== Description of the task ==
Nothing in the records should be left out; transcribe them exactly.

(Collected data)
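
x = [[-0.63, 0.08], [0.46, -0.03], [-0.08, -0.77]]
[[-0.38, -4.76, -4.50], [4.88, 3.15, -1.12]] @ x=[[-1.59, 3.58], [-1.54, 1.16]]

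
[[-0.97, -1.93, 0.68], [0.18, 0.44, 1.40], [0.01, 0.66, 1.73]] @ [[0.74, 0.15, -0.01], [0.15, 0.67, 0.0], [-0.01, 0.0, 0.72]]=[[-1.01, -1.44, 0.5], [0.19, 0.32, 1.01], [0.09, 0.44, 1.25]]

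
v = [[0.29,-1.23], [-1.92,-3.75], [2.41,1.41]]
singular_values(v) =[4.96, 1.61]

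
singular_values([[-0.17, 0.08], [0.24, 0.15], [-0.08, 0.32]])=[0.36, 0.3]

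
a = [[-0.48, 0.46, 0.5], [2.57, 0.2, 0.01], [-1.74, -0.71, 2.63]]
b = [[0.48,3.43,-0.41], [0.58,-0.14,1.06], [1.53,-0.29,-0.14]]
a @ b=[[0.80, -1.86, 0.61],[1.36, 8.78, -0.84],[2.78, -6.63, -0.41]]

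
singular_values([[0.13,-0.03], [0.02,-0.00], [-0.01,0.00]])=[0.14, 0.0]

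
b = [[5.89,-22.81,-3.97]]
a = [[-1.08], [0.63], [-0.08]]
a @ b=[[-6.36, 24.63, 4.29], [3.71, -14.37, -2.50], [-0.47, 1.82, 0.32]]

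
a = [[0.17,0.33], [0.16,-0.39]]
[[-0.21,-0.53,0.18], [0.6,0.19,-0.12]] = a@[[0.98, -1.20, 0.26], [-1.13, -0.99, 0.41]]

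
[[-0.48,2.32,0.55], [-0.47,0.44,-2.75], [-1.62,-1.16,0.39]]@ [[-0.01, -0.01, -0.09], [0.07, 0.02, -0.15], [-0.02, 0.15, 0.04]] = [[0.16, 0.13, -0.28], [0.09, -0.40, -0.13], [-0.07, 0.05, 0.34]]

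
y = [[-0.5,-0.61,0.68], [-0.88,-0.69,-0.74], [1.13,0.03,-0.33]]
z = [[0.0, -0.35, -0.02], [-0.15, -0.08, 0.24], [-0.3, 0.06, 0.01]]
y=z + [[-0.5,-0.26,0.7],[-0.73,-0.61,-0.98],[1.43,-0.03,-0.34]]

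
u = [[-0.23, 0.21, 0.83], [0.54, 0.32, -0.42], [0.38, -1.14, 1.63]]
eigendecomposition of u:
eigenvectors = [[-0.77,0.63,0.35], [0.52,0.63,-0.13], [0.37,0.45,0.93]]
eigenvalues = [-0.77, 0.56, 1.93]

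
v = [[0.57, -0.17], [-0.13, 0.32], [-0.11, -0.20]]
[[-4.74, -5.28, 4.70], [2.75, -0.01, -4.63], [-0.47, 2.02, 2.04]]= v@[[-6.54, -10.54, 4.48], [5.94, -4.31, -12.65]]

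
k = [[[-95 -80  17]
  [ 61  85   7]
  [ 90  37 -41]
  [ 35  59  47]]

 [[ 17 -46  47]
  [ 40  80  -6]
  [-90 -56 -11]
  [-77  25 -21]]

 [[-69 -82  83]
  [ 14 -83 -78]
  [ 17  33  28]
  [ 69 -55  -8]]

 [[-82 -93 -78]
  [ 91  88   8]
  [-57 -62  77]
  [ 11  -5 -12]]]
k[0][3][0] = 35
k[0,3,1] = 59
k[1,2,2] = -11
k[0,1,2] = 7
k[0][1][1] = 85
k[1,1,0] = 40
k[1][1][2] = -6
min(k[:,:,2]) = -78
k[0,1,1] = 85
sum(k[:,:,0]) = -25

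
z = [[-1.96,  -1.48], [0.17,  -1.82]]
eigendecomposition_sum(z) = [[-0.98+0.12j, (-0.74-2.82j)], [(0.08+0.32j), -0.91+0.38j]] + [[(-0.98-0.12j),(-0.74+2.82j)], [0.08-0.32j,(-0.91-0.38j)]]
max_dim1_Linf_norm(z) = 1.96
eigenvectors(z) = [[(0.95+0j), 0.95-0.00j], [-0.04-0.32j, -0.04+0.32j]]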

== Completed exercise ==
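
x = [[-0.63, 0.08], [0.46, -0.03], [-0.08, -0.77]]
[[-0.38, -4.76, -4.50], [4.88, 3.15, -1.12]] @ x=[[-1.59, 3.58], [-1.54, 1.16]]

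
[[-0.97, -1.93, 0.68], [0.18, 0.44, 1.40], [0.01, 0.66, 1.73]] @ [[0.74, 0.15, -0.01], [0.15, 0.67, 0.0], [-0.01, 0.0, 0.72]]=[[-1.01, -1.44, 0.5], [0.19, 0.32, 1.01], [0.09, 0.44, 1.25]]

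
v = [[0.29,-1.23], [-1.92,-3.75], [2.41,1.41]]
singular_values(v) =[4.96, 1.61]

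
singular_values([[-0.17, 0.08], [0.24, 0.15], [-0.08, 0.32]])=[0.36, 0.3]

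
a = [[-0.48, 0.46, 0.5], [2.57, 0.2, 0.01], [-1.74, -0.71, 2.63]]
b = [[0.48,3.43,-0.41], [0.58,-0.14,1.06], [1.53,-0.29,-0.14]]
a @ b=[[0.80, -1.86, 0.61],[1.36, 8.78, -0.84],[2.78, -6.63, -0.41]]

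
singular_values([[0.13,-0.03], [0.02,-0.00], [-0.01,0.00]])=[0.14, 0.0]

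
b = [[5.89,-22.81,-3.97]]
a = [[-1.08], [0.63], [-0.08]]
a @ b=[[-6.36, 24.63, 4.29], [3.71, -14.37, -2.50], [-0.47, 1.82, 0.32]]

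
a = [[0.17,0.33], [0.16,-0.39]]
[[-0.21,-0.53,0.18], [0.6,0.19,-0.12]] = a@[[0.98, -1.20, 0.26], [-1.13, -0.99, 0.41]]

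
[[-0.48,2.32,0.55], [-0.47,0.44,-2.75], [-1.62,-1.16,0.39]]@ [[-0.01, -0.01, -0.09], [0.07, 0.02, -0.15], [-0.02, 0.15, 0.04]] = [[0.16, 0.13, -0.28], [0.09, -0.40, -0.13], [-0.07, 0.05, 0.34]]

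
y = [[-0.5,-0.61,0.68], [-0.88,-0.69,-0.74], [1.13,0.03,-0.33]]
z = [[0.0, -0.35, -0.02], [-0.15, -0.08, 0.24], [-0.3, 0.06, 0.01]]
y=z + [[-0.5,-0.26,0.7],[-0.73,-0.61,-0.98],[1.43,-0.03,-0.34]]

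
u = [[-0.23, 0.21, 0.83], [0.54, 0.32, -0.42], [0.38, -1.14, 1.63]]
eigendecomposition of u:
eigenvectors = [[-0.77,0.63,0.35], [0.52,0.63,-0.13], [0.37,0.45,0.93]]
eigenvalues = [-0.77, 0.56, 1.93]

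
v = [[0.57, -0.17], [-0.13, 0.32], [-0.11, -0.20]]
[[-4.74, -5.28, 4.70], [2.75, -0.01, -4.63], [-0.47, 2.02, 2.04]]= v@[[-6.54, -10.54, 4.48], [5.94, -4.31, -12.65]]

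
k = [[[-95 -80  17]
  [ 61  85   7]
  [ 90  37 -41]
  [ 35  59  47]]

 [[ 17 -46  47]
  [ 40  80  -6]
  [-90 -56 -11]
  [-77  25 -21]]

 [[-69 -82  83]
  [ 14 -83 -78]
  [ 17  33  28]
  [ 69 -55  -8]]

 [[-82 -93 -78]
  [ 91  88   8]
  [-57 -62  77]
  [ 11  -5 -12]]]
k[0][3][0] = 35
k[0,3,1] = 59
k[1,2,2] = -11
k[0,1,2] = 7
k[0][1][1] = 85
k[1,1,0] = 40
k[1][1][2] = -6
min(k[:,:,2]) = -78
k[0,1,1] = 85
sum(k[:,:,0]) = -25

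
z = [[-1.96,  -1.48], [0.17,  -1.82]]
eigendecomposition_sum(z) = [[-0.98+0.12j, (-0.74-2.82j)], [(0.08+0.32j), -0.91+0.38j]] + [[(-0.98-0.12j),(-0.74+2.82j)], [0.08-0.32j,(-0.91-0.38j)]]
max_dim1_Linf_norm(z) = 1.96
eigenvectors(z) = [[(0.95+0j), 0.95-0.00j], [-0.04-0.32j, -0.04+0.32j]]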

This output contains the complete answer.